Data records:
────────────────────────────────────────
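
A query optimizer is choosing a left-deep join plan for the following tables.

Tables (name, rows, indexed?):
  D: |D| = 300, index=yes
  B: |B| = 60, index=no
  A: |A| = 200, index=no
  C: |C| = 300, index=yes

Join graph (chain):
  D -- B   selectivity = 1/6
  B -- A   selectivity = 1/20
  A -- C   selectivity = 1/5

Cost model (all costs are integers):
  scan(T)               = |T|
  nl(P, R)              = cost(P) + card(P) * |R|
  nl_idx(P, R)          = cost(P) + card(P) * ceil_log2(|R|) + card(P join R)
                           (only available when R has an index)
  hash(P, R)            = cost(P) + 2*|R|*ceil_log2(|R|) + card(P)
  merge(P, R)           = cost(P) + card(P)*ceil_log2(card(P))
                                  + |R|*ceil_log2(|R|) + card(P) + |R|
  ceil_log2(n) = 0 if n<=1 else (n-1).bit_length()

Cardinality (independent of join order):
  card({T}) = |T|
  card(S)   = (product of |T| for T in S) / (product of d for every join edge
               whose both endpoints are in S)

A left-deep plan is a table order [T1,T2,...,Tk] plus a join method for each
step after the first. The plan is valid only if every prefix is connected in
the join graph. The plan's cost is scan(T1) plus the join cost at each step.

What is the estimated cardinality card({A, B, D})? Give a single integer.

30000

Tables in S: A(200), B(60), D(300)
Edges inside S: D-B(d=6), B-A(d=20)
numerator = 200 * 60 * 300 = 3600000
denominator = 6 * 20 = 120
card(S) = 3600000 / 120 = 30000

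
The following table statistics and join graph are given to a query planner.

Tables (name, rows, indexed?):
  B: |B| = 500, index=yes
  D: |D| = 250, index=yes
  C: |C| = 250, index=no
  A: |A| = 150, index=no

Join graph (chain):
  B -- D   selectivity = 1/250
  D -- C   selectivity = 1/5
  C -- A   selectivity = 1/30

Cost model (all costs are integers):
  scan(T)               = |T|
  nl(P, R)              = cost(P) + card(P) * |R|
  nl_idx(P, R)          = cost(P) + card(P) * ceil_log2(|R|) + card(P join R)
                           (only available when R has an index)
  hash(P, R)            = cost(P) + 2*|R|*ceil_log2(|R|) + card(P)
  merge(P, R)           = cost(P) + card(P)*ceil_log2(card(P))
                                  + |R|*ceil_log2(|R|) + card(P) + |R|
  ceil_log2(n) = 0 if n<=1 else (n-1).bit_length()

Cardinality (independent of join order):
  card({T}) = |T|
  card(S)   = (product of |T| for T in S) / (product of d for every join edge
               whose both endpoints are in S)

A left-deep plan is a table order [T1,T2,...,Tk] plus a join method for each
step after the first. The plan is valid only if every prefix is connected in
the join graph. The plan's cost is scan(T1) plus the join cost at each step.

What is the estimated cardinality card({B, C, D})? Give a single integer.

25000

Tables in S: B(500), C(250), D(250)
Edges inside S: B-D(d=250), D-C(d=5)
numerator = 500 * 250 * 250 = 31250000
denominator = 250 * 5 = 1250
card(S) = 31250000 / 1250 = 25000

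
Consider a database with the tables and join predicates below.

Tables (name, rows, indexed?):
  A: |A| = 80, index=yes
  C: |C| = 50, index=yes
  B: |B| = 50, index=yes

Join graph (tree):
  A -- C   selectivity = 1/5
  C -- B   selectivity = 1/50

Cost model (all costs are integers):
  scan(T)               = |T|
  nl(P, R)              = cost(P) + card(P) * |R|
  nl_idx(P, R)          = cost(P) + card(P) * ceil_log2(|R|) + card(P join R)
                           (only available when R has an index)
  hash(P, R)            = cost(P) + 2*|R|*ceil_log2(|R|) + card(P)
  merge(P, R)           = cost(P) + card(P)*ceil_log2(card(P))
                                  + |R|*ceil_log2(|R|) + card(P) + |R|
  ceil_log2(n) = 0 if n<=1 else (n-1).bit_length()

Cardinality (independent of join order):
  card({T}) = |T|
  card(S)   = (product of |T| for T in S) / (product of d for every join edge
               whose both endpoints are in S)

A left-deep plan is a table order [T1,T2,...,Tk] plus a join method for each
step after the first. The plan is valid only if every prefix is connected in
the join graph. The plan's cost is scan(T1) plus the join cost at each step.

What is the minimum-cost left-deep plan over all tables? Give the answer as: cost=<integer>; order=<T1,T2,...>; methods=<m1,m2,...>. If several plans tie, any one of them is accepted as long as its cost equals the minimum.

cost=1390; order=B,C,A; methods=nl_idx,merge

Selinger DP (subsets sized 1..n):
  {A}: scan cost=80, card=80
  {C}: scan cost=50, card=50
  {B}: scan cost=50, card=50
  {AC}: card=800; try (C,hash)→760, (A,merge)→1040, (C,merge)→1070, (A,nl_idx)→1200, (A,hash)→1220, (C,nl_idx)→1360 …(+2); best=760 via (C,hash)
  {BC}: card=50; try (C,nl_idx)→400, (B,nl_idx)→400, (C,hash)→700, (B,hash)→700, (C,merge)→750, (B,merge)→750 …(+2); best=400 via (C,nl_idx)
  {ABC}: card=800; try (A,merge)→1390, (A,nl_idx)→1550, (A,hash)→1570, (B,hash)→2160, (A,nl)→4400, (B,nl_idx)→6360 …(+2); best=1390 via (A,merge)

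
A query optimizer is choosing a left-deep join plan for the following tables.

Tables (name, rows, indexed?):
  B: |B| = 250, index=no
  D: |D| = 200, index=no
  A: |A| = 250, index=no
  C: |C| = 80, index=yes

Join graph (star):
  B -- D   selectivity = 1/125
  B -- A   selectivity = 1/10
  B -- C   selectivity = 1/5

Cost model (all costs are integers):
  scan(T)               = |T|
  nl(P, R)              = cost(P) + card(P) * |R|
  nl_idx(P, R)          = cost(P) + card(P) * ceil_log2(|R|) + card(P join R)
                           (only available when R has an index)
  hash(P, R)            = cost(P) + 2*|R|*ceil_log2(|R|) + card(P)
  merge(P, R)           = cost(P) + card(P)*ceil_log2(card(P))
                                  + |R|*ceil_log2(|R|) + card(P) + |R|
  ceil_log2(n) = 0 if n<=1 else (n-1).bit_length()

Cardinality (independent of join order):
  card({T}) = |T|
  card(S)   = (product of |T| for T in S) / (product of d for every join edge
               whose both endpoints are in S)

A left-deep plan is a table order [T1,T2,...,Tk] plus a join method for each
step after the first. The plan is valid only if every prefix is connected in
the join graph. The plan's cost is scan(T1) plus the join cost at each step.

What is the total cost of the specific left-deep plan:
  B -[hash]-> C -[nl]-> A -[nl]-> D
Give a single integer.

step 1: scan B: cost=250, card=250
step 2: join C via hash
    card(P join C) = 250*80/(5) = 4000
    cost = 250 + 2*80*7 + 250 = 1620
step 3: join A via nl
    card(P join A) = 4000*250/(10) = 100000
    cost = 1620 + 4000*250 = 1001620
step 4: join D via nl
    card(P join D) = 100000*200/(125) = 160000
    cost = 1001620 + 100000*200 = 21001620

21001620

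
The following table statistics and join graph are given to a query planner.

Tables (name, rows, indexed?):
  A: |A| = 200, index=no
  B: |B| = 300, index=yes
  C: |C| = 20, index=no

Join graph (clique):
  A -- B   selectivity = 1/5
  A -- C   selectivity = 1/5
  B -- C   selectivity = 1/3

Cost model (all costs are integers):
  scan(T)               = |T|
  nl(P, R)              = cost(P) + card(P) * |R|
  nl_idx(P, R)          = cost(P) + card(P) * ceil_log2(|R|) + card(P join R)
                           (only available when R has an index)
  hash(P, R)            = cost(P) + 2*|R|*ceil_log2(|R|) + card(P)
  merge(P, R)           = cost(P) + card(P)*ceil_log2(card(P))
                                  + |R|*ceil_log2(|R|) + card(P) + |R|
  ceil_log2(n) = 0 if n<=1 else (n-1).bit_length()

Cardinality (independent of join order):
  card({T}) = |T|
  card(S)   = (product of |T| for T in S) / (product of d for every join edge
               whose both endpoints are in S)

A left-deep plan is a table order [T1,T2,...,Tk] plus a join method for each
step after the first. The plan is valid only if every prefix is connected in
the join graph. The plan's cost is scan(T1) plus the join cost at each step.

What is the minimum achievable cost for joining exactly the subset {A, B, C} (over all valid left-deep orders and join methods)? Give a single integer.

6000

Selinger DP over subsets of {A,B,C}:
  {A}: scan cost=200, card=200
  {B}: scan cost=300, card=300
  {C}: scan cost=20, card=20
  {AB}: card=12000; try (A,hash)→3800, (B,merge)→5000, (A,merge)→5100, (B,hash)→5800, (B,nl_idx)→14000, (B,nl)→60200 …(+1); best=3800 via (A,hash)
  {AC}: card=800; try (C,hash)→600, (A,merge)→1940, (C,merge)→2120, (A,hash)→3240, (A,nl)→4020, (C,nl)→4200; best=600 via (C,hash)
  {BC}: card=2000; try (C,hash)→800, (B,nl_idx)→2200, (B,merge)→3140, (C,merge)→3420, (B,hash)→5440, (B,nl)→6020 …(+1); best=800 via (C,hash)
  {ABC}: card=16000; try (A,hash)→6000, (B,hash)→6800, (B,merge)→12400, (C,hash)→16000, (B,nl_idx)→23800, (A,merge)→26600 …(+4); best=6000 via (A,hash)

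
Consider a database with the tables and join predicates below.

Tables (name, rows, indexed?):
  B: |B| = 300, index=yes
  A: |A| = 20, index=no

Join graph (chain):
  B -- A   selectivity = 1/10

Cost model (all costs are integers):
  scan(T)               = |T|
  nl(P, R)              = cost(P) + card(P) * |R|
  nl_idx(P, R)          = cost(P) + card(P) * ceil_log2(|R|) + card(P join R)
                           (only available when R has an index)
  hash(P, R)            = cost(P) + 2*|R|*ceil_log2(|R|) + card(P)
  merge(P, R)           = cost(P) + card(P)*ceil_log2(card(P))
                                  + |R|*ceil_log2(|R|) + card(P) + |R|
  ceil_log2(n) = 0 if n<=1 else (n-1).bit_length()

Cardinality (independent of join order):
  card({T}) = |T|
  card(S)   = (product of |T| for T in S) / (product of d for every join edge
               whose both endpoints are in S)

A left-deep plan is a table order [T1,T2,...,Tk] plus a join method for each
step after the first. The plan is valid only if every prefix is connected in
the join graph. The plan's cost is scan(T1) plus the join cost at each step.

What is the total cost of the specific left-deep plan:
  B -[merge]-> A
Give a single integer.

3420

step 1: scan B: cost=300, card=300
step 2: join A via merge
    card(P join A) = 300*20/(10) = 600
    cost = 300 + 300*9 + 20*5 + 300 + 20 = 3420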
────────────────────────────────────────
All lines from the top of the data through the line containing "selectivity = 1/20" need to be retyped exactly, and nothing more.

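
A query optimizer is choosing a left-deep join plan for the following tables.

Tables (name, rows, indexed?):
  D: |D| = 300, index=yes
  B: |B| = 60, index=no
  A: |A| = 200, index=no
  C: |C| = 300, index=yes

Join graph (chain):
  D -- B   selectivity = 1/6
  B -- A   selectivity = 1/20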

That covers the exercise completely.